**YOUR INSTRUCTIONS**
Begin at the line below that contains "Credit \ LTV". Repeat it and all remaining lines of the records exactly.

**EXCERPTED DATA**
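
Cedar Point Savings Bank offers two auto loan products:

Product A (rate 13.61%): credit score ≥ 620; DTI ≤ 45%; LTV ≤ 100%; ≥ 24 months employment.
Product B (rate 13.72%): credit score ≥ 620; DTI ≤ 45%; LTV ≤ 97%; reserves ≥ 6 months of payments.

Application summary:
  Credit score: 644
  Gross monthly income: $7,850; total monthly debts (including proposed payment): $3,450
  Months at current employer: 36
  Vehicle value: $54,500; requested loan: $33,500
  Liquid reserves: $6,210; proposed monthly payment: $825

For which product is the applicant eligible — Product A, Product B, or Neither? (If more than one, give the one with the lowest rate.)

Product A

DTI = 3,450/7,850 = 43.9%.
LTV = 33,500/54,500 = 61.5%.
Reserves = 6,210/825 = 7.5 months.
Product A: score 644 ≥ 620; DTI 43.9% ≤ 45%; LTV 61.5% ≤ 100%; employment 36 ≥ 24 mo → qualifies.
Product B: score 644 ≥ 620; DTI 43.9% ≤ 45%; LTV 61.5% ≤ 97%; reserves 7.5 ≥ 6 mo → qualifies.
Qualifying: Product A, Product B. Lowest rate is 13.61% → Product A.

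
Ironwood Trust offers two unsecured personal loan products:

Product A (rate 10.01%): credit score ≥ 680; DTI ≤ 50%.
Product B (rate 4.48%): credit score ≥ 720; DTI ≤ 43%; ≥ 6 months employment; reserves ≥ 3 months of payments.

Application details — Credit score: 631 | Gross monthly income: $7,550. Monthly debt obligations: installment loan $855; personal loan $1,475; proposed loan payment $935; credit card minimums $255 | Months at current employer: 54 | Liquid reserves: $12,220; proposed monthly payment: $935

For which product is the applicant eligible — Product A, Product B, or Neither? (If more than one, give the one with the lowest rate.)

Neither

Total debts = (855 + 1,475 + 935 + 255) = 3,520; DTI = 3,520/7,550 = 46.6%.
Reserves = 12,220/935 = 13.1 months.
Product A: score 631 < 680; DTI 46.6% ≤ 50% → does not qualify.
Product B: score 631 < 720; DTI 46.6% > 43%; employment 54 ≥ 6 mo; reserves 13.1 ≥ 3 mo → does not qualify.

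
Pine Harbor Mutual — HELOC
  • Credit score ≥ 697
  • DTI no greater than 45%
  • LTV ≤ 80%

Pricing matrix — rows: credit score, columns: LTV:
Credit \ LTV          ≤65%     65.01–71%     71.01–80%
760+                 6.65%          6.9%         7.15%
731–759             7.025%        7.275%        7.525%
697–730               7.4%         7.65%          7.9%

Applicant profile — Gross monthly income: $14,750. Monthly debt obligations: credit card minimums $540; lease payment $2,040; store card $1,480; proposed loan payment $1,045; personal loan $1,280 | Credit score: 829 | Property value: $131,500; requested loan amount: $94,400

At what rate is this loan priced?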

**TASK RESULT**
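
Credit \ LTV          ≤65%     65.01–71%     71.01–80%
760+                 6.65%          6.9%         7.15%
731–759             7.025%        7.275%        7.525%
697–730               7.4%         7.65%          7.9%

Applicant profile — Gross monthly income: $14,750. Monthly debt obligations: credit card minimums $540; lease payment $2,040; store card $1,480; proposed loan payment $1,045; personal loan $1,280 | Credit score: 829 | Property value: $131,500; requested loan amount: $94,400

At what rate is this loan priced?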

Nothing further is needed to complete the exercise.